*** SUPPLIED DATA Section Begins ***
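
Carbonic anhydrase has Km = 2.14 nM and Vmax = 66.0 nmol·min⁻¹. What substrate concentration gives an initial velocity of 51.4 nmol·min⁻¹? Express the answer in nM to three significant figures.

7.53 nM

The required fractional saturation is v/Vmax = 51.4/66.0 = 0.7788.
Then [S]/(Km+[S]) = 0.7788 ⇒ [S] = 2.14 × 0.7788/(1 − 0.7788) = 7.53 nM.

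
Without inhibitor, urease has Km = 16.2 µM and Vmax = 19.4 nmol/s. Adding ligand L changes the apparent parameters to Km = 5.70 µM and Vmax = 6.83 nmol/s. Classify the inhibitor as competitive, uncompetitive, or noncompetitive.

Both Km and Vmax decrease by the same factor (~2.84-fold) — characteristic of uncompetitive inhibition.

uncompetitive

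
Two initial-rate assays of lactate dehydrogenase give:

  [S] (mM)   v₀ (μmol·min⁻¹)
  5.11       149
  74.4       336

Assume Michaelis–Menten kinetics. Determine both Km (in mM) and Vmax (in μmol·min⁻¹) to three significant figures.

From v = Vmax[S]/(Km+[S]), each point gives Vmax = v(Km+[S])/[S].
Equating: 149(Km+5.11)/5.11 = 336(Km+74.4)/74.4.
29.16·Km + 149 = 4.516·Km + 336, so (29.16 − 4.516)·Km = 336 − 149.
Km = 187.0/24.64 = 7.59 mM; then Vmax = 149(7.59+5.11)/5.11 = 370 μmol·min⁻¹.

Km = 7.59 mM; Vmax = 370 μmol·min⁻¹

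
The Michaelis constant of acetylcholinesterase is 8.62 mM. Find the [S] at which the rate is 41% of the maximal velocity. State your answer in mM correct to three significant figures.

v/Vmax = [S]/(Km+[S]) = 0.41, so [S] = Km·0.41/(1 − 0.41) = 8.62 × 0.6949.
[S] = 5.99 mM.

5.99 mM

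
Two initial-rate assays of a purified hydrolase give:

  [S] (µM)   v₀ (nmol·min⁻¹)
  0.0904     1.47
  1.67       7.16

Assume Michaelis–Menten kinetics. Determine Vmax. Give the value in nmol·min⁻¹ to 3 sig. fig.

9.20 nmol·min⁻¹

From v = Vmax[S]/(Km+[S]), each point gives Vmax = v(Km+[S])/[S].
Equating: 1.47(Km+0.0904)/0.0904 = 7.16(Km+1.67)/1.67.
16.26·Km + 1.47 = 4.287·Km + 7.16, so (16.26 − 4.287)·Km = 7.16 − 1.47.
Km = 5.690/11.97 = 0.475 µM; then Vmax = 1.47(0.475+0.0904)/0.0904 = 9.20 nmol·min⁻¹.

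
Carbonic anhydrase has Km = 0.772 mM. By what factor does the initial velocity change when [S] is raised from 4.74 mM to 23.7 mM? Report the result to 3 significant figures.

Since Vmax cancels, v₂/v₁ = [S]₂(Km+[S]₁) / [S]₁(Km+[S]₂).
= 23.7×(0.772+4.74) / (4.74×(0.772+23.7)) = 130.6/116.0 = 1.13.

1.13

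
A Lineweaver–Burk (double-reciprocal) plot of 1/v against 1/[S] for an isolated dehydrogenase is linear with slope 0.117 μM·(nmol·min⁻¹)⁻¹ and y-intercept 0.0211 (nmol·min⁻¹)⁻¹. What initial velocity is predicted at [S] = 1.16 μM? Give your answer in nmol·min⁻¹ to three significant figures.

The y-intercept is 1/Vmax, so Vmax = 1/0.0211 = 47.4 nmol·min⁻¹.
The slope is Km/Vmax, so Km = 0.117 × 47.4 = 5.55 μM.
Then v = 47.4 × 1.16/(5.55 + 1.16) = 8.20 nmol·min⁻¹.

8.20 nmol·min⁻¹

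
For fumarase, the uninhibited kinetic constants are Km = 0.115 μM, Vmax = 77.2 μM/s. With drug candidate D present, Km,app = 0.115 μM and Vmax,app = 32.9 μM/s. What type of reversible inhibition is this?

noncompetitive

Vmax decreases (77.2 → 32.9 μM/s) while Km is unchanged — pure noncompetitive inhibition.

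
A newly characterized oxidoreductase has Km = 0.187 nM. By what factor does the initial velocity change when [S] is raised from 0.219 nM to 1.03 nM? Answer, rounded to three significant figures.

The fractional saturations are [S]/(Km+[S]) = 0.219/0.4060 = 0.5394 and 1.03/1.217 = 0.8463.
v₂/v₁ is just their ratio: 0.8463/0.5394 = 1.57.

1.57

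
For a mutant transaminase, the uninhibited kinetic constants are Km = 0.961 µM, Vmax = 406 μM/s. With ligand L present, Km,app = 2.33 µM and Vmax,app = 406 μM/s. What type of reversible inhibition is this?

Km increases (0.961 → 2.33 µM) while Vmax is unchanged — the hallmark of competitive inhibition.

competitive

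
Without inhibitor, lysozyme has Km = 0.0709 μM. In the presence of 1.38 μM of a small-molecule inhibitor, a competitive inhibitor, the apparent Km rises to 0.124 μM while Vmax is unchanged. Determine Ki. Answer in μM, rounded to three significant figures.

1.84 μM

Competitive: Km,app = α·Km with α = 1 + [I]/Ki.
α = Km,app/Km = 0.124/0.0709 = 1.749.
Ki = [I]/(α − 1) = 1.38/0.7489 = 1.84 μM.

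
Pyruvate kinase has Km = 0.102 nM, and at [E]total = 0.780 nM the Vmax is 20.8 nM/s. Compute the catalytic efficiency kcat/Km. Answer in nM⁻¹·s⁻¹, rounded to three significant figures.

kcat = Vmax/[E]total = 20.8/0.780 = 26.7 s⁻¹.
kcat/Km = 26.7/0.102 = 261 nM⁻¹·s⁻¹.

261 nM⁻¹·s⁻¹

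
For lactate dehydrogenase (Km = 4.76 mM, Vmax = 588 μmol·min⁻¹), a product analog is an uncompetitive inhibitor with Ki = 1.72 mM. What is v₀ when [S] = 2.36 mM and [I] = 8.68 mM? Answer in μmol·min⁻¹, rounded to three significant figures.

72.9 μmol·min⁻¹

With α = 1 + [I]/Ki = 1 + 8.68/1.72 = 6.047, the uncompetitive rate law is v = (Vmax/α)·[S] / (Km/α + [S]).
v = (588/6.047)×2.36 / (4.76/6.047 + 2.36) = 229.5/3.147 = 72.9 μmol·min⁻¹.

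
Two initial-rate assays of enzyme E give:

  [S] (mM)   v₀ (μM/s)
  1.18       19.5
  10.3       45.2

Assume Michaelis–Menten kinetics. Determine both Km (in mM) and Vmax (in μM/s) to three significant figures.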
*** SUPPLIED DATA Section Ends ***
[WHAT IS REQUIRED]
Would you output every line of the listing exactly?

[OUTPUT BELOW]
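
Carbonic anhydrase has Km = 2.14 nM and Vmax = 66.0 nmol·min⁻¹. What substrate concentration gives an initial velocity of 51.4 nmol·min⁻¹? Express the answer in nM to three significant figures.

7.53 nM

The required fractional saturation is v/Vmax = 51.4/66.0 = 0.7788.
Then [S]/(Km+[S]) = 0.7788 ⇒ [S] = 2.14 × 0.7788/(1 − 0.7788) = 7.53 nM.

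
Without inhibitor, urease has Km = 16.2 µM and Vmax = 19.4 nmol/s. Adding ligand L changes the apparent parameters to Km = 5.70 µM and Vmax = 6.83 nmol/s. Classify the inhibitor as competitive, uncompetitive, or noncompetitive.

Both Km and Vmax decrease by the same factor (~2.84-fold) — characteristic of uncompetitive inhibition.

uncompetitive

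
Two initial-rate assays of lactate dehydrogenase give:

  [S] (mM)   v₀ (μmol·min⁻¹)
  5.11       149
  74.4       336

Assume Michaelis–Menten kinetics. Determine both Km (in mM) and Vmax (in μmol·min⁻¹) to three significant figures.

From v = Vmax[S]/(Km+[S]), each point gives Vmax = v(Km+[S])/[S].
Equating: 149(Km+5.11)/5.11 = 336(Km+74.4)/74.4.
29.16·Km + 149 = 4.516·Km + 336, so (29.16 − 4.516)·Km = 336 − 149.
Km = 187.0/24.64 = 7.59 mM; then Vmax = 149(7.59+5.11)/5.11 = 370 μmol·min⁻¹.

Km = 7.59 mM; Vmax = 370 μmol·min⁻¹

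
The Michaelis constant of acetylcholinesterase is 8.62 mM. Find the [S] at which the rate is 41% of the maximal velocity. State your answer in mM correct to three significant figures.

v/Vmax = [S]/(Km+[S]) = 0.41, so [S] = Km·0.41/(1 − 0.41) = 8.62 × 0.6949.
[S] = 5.99 mM.

5.99 mM

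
Two initial-rate assays of a purified hydrolase give:

  [S] (µM)   v₀ (nmol·min⁻¹)
  0.0904     1.47
  1.67       7.16

Assume Michaelis–Menten kinetics. Determine Vmax. Give the value in nmol·min⁻¹ to 3 sig. fig.

9.20 nmol·min⁻¹

From v = Vmax[S]/(Km+[S]), each point gives Vmax = v(Km+[S])/[S].
Equating: 1.47(Km+0.0904)/0.0904 = 7.16(Km+1.67)/1.67.
16.26·Km + 1.47 = 4.287·Km + 7.16, so (16.26 − 4.287)·Km = 7.16 − 1.47.
Km = 5.690/11.97 = 0.475 µM; then Vmax = 1.47(0.475+0.0904)/0.0904 = 9.20 nmol·min⁻¹.

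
Carbonic anhydrase has Km = 0.772 mM. By what factor does the initial velocity change when [S] is raised from 4.74 mM to 23.7 mM? Report the result to 3 significant figures.

Since Vmax cancels, v₂/v₁ = [S]₂(Km+[S]₁) / [S]₁(Km+[S]₂).
= 23.7×(0.772+4.74) / (4.74×(0.772+23.7)) = 130.6/116.0 = 1.13.

1.13

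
A Lineweaver–Burk (double-reciprocal) plot of 1/v against 1/[S] for an isolated dehydrogenase is linear with slope 0.117 μM·(nmol·min⁻¹)⁻¹ and y-intercept 0.0211 (nmol·min⁻¹)⁻¹. What initial velocity is predicted at [S] = 1.16 μM? Give your answer in nmol·min⁻¹ to three significant figures.

The y-intercept is 1/Vmax, so Vmax = 1/0.0211 = 47.4 nmol·min⁻¹.
The slope is Km/Vmax, so Km = 0.117 × 47.4 = 5.55 μM.
Then v = 47.4 × 1.16/(5.55 + 1.16) = 8.20 nmol·min⁻¹.

8.20 nmol·min⁻¹

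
For fumarase, the uninhibited kinetic constants are Km = 0.115 μM, Vmax = 77.2 μM/s. With drug candidate D present, Km,app = 0.115 μM and Vmax,app = 32.9 μM/s. What type of reversible inhibition is this?

noncompetitive

Vmax decreases (77.2 → 32.9 μM/s) while Km is unchanged — pure noncompetitive inhibition.

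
A newly characterized oxidoreductase has Km = 0.187 nM. By what factor does the initial velocity change when [S] is raised from 0.219 nM to 1.03 nM? Answer, rounded to three significant figures.

The fractional saturations are [S]/(Km+[S]) = 0.219/0.4060 = 0.5394 and 1.03/1.217 = 0.8463.
v₂/v₁ is just their ratio: 0.8463/0.5394 = 1.57.

1.57

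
For a mutant transaminase, the uninhibited kinetic constants are Km = 0.961 µM, Vmax = 406 μM/s. With ligand L present, Km,app = 2.33 µM and Vmax,app = 406 μM/s. What type of reversible inhibition is this?

Km increases (0.961 → 2.33 µM) while Vmax is unchanged — the hallmark of competitive inhibition.

competitive

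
Without inhibitor, lysozyme has Km = 0.0709 μM. In the presence of 1.38 μM of a small-molecule inhibitor, a competitive inhibitor, the apparent Km rises to 0.124 μM while Vmax is unchanged. Determine Ki. Answer in μM, rounded to three significant figures.

1.84 μM

Competitive: Km,app = α·Km with α = 1 + [I]/Ki.
α = Km,app/Km = 0.124/0.0709 = 1.749.
Ki = [I]/(α − 1) = 1.38/0.7489 = 1.84 μM.

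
Pyruvate kinase has Km = 0.102 nM, and at [E]total = 0.780 nM the Vmax is 20.8 nM/s. Compute the catalytic efficiency kcat/Km. Answer in nM⁻¹·s⁻¹, rounded to three significant figures.

kcat = Vmax/[E]total = 20.8/0.780 = 26.7 s⁻¹.
kcat/Km = 26.7/0.102 = 261 nM⁻¹·s⁻¹.

261 nM⁻¹·s⁻¹

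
For lactate dehydrogenase (Km = 4.76 mM, Vmax = 588 μmol·min⁻¹), a product analog is an uncompetitive inhibitor with Ki = 1.72 mM. What is v₀ when [S] = 2.36 mM and [I] = 8.68 mM? Answer in μmol·min⁻¹, rounded to three significant figures.

72.9 μmol·min⁻¹

With α = 1 + [I]/Ki = 1 + 8.68/1.72 = 6.047, the uncompetitive rate law is v = (Vmax/α)·[S] / (Km/α + [S]).
v = (588/6.047)×2.36 / (4.76/6.047 + 2.36) = 229.5/3.147 = 72.9 μmol·min⁻¹.

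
Two initial-rate assays of enzyme E give:

  [S] (mM)   v₀ (μM/s)
  1.18       19.5
  10.3       45.2

Assume Michaelis–Menten kinetics. Determine both Km (in mM) and Vmax (in μM/s) to three significant figures.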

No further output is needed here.